Output exactly the lines that run from the top of the entries to the line holding "[0, 1/6, 1 − 1/6]].", including both of those lines.

*** Records provided

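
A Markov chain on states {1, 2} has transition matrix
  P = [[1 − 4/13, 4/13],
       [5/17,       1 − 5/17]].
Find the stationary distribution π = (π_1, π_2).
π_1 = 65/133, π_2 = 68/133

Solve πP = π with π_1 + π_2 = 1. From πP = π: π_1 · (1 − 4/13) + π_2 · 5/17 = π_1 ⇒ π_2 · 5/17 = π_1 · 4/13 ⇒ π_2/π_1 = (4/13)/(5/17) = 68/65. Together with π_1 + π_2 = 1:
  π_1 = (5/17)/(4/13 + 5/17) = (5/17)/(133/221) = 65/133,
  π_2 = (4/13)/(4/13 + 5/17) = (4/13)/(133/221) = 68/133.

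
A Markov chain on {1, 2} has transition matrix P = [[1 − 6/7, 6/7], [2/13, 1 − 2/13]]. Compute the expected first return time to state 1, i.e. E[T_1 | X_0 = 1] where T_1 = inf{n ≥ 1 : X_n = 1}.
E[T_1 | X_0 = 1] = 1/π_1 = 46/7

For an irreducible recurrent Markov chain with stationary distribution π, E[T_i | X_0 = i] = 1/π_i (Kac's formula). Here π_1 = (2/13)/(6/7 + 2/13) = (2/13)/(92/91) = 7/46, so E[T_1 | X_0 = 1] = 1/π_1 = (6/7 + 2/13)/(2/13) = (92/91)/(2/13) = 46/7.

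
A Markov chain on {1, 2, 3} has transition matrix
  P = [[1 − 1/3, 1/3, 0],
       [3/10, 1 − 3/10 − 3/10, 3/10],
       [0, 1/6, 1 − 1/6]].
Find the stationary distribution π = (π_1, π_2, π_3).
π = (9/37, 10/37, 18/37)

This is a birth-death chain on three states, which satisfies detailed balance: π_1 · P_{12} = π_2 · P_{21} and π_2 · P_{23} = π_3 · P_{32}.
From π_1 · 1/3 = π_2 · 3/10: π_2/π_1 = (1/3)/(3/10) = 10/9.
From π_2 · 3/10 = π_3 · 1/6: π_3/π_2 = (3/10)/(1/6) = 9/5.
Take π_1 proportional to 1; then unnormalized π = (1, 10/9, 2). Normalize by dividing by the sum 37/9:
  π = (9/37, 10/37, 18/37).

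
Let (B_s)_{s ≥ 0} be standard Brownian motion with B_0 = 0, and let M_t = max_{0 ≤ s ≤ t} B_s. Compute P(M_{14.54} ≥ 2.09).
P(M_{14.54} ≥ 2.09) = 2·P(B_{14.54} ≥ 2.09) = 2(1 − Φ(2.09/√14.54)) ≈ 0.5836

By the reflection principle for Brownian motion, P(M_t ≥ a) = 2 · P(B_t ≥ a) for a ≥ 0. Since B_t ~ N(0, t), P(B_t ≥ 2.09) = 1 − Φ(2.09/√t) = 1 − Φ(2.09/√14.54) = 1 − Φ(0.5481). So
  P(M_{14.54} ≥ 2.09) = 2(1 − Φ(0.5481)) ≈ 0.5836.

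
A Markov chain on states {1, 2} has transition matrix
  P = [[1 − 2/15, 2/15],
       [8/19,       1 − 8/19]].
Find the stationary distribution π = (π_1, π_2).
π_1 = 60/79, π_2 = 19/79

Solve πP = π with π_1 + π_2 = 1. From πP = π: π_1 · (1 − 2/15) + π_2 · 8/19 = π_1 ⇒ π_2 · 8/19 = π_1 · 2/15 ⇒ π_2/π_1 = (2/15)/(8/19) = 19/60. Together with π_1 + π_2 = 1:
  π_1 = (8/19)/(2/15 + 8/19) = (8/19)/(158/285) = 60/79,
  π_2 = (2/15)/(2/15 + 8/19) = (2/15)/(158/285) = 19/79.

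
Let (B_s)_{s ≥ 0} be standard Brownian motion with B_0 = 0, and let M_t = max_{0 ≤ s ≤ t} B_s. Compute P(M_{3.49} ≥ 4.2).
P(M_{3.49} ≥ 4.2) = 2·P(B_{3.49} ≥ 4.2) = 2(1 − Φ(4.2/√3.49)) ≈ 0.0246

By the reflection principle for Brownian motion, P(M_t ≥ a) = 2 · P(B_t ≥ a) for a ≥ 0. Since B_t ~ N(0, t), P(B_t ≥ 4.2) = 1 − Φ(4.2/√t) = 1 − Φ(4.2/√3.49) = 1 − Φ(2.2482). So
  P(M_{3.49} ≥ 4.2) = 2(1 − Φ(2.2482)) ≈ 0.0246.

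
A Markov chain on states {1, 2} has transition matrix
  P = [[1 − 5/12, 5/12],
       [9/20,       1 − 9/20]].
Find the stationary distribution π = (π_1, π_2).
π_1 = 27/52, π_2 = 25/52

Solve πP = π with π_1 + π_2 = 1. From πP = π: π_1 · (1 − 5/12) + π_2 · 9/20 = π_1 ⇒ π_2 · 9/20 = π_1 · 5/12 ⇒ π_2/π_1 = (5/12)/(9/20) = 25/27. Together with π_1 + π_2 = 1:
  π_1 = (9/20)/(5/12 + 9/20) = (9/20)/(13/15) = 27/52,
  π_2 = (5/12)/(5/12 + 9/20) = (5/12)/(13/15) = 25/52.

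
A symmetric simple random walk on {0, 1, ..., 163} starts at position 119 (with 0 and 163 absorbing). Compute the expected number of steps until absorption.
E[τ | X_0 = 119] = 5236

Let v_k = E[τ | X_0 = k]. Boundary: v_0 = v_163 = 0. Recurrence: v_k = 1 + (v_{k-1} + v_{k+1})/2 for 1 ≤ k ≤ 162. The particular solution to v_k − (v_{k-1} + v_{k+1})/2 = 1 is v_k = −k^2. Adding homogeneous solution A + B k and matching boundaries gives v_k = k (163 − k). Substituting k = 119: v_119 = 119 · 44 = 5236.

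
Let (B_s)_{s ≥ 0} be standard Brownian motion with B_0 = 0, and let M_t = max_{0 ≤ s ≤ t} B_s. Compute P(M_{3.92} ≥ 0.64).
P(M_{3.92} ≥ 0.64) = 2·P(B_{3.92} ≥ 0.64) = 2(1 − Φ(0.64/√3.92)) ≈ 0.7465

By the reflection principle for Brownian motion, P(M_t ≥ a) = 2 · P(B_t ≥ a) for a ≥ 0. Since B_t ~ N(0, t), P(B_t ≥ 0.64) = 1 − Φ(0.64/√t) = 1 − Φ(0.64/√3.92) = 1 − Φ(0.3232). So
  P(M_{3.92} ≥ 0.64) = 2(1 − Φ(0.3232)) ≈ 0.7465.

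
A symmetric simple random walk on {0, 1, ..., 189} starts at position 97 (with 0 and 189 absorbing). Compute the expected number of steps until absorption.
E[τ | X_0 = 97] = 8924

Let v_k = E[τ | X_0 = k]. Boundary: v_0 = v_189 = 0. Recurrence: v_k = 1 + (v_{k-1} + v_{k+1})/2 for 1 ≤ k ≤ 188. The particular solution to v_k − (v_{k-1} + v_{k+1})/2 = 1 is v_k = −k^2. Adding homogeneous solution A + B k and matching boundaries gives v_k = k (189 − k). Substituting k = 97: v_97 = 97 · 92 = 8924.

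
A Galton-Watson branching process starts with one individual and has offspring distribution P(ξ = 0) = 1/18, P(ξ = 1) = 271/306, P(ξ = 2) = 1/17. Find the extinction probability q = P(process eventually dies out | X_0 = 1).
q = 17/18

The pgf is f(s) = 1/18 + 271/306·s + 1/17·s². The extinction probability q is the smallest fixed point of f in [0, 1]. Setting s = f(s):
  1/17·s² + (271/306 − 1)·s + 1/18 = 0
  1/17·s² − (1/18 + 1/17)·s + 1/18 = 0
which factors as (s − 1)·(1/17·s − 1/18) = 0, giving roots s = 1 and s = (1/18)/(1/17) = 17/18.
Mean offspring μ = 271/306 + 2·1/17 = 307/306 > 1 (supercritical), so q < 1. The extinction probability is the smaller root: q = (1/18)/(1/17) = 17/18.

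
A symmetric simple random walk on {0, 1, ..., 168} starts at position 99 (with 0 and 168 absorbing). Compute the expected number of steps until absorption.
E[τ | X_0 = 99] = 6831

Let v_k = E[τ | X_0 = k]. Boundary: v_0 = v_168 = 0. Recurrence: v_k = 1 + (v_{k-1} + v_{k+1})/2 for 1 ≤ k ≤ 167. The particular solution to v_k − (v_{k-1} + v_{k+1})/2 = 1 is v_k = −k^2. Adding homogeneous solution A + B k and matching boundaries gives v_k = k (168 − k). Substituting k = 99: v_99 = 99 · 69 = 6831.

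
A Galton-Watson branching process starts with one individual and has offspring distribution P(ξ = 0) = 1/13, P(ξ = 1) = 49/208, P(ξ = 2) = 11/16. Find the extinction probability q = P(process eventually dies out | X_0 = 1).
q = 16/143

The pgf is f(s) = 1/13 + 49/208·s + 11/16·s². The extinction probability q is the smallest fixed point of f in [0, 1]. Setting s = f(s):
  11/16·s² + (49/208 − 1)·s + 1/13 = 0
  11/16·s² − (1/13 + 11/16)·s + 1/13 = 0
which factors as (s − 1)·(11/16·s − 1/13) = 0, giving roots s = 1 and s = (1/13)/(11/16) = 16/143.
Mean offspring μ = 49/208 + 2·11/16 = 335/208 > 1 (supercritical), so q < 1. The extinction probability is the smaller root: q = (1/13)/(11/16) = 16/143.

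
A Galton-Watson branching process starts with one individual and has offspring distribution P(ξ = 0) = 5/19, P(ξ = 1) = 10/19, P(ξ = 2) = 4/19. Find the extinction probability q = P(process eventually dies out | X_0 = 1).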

******

Reply
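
A Markov chain on states {1, 2} has transition matrix
  P = [[1 − 4/13, 4/13],
       [5/17,       1 − 5/17]].
Find the stationary distribution π = (π_1, π_2).
π_1 = 65/133, π_2 = 68/133

Solve πP = π with π_1 + π_2 = 1. From πP = π: π_1 · (1 − 4/13) + π_2 · 5/17 = π_1 ⇒ π_2 · 5/17 = π_1 · 4/13 ⇒ π_2/π_1 = (4/13)/(5/17) = 68/65. Together with π_1 + π_2 = 1:
  π_1 = (5/17)/(4/13 + 5/17) = (5/17)/(133/221) = 65/133,
  π_2 = (4/13)/(4/13 + 5/17) = (4/13)/(133/221) = 68/133.

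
A Markov chain on {1, 2} has transition matrix P = [[1 − 6/7, 6/7], [2/13, 1 − 2/13]]. Compute the expected first return time to state 1, i.e. E[T_1 | X_0 = 1] where T_1 = inf{n ≥ 1 : X_n = 1}.
E[T_1 | X_0 = 1] = 1/π_1 = 46/7

For an irreducible recurrent Markov chain with stationary distribution π, E[T_i | X_0 = i] = 1/π_i (Kac's formula). Here π_1 = (2/13)/(6/7 + 2/13) = (2/13)/(92/91) = 7/46, so E[T_1 | X_0 = 1] = 1/π_1 = (6/7 + 2/13)/(2/13) = (92/91)/(2/13) = 46/7.

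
A Markov chain on {1, 2, 3} has transition matrix
  P = [[1 − 1/3, 1/3, 0],
       [3/10, 1 − 3/10 − 3/10, 3/10],
       [0, 1/6, 1 − 1/6]].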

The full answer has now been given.